(Stored data)
*** Block opens ***

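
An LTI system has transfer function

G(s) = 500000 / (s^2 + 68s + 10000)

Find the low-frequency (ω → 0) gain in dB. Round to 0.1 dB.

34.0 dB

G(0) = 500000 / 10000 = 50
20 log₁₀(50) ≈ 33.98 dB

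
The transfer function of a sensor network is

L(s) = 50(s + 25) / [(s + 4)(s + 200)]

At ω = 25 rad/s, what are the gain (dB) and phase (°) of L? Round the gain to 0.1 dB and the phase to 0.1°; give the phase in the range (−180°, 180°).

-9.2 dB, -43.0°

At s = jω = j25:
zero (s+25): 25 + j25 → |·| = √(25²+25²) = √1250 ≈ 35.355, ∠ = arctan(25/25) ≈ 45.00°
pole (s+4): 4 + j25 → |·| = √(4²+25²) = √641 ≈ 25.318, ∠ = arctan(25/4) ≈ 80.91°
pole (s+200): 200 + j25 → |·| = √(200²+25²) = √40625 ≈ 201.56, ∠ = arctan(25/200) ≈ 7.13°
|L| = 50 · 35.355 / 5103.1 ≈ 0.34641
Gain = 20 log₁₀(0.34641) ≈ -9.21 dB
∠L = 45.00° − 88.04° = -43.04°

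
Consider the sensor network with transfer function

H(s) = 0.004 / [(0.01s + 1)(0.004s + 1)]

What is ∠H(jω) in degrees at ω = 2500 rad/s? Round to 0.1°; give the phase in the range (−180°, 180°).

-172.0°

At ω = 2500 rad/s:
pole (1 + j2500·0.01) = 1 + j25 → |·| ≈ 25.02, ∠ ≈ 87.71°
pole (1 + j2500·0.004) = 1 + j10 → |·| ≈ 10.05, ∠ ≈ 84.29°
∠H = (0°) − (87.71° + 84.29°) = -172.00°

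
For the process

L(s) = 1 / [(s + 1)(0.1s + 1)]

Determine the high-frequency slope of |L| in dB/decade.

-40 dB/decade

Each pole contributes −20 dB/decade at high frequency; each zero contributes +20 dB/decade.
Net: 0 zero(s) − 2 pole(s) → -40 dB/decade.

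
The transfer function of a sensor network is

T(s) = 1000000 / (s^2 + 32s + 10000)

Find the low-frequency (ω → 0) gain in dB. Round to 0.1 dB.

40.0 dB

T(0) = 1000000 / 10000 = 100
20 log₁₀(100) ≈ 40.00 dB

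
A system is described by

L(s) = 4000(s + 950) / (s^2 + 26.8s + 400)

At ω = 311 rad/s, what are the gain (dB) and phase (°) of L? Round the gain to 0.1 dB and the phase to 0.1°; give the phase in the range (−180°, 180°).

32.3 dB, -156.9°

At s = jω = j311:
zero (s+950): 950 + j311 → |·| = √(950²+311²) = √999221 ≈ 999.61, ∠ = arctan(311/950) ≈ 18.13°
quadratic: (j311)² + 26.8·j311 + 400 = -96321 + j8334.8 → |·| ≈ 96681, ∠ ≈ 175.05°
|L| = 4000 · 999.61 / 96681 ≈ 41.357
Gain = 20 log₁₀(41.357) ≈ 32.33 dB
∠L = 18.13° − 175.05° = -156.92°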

*** Block closes ***
*** Block opens ***

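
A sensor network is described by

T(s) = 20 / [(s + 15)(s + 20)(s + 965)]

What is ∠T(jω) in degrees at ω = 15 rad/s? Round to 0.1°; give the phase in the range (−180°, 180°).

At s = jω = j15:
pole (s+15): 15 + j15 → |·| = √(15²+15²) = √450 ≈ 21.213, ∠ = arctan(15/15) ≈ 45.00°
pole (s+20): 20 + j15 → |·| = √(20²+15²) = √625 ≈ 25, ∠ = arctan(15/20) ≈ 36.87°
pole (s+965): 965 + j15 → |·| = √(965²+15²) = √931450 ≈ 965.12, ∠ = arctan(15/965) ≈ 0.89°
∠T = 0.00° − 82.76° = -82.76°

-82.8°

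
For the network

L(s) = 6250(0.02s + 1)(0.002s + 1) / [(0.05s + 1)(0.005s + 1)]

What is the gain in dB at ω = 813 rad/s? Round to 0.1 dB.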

*** Block closes ***
*** Block opens ***

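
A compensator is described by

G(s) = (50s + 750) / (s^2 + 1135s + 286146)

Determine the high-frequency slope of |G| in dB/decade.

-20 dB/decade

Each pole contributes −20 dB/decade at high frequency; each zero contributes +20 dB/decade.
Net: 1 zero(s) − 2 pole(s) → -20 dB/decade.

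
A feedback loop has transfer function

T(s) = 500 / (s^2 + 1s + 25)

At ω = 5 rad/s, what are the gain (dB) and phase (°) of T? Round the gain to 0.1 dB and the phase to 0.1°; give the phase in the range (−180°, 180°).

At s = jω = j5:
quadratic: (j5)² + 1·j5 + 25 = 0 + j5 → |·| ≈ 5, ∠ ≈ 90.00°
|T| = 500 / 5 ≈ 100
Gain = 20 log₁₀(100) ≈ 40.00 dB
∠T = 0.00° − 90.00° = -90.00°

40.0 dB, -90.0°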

*** Block closes ***

* **Work to complete**: What lines above hold the word "network"? Pull each one out.

* **Task output**:
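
The transfer function of a sensor network is
Consider the sensor network with transfer function
The transfer function of a sensor network is
A sensor network is described by
For the network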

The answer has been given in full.